■ LISTED ENTRIES
——
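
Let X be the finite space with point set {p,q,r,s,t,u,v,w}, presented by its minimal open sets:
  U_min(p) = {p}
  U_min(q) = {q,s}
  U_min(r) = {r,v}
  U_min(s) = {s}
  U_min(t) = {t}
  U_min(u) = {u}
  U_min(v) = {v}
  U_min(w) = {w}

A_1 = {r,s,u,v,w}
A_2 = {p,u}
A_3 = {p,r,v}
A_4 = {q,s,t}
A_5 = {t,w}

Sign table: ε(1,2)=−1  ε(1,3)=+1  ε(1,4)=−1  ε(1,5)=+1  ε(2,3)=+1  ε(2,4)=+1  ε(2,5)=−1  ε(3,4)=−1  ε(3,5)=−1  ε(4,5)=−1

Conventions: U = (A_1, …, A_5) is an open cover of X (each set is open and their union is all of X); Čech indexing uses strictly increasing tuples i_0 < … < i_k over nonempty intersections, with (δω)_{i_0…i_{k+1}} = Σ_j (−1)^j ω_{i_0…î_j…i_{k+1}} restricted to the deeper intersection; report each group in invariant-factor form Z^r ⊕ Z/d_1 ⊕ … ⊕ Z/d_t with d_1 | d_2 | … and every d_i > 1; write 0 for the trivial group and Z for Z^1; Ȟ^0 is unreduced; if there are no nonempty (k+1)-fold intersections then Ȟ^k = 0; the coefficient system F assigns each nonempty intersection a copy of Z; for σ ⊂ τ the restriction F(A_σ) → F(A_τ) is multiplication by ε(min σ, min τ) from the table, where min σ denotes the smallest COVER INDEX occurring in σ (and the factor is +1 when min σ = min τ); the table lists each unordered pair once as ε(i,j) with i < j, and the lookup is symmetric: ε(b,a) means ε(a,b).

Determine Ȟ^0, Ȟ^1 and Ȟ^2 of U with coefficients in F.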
——
Copy out the lines above word for word, stopping after the line containing "Sign table: ε(1,2)=−1".

■ EXERCISE SOLUTION
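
Let X be the finite space with point set {p,q,r,s,t,u,v,w}, presented by its minimal open sets:
  U_min(p) = {p}
  U_min(q) = {q,s}
  U_min(r) = {r,v}
  U_min(s) = {s}
  U_min(t) = {t}
  U_min(u) = {u}
  U_min(v) = {v}
  U_min(w) = {w}

A_1 = {r,s,u,v,w}
A_2 = {p,u}
A_3 = {p,r,v}
A_4 = {q,s,t}
A_5 = {t,w}

Sign table: ε(1,2)=−1  ε(1,3)=+1  ε(1,4)=−1  ε(1,5)=+1  ε(2,3)=+1  ε(2,4)=+1  ε(2,5)=−1  ε(3,4)=−1  ε(3,5)=−1  ε(4,5)=−1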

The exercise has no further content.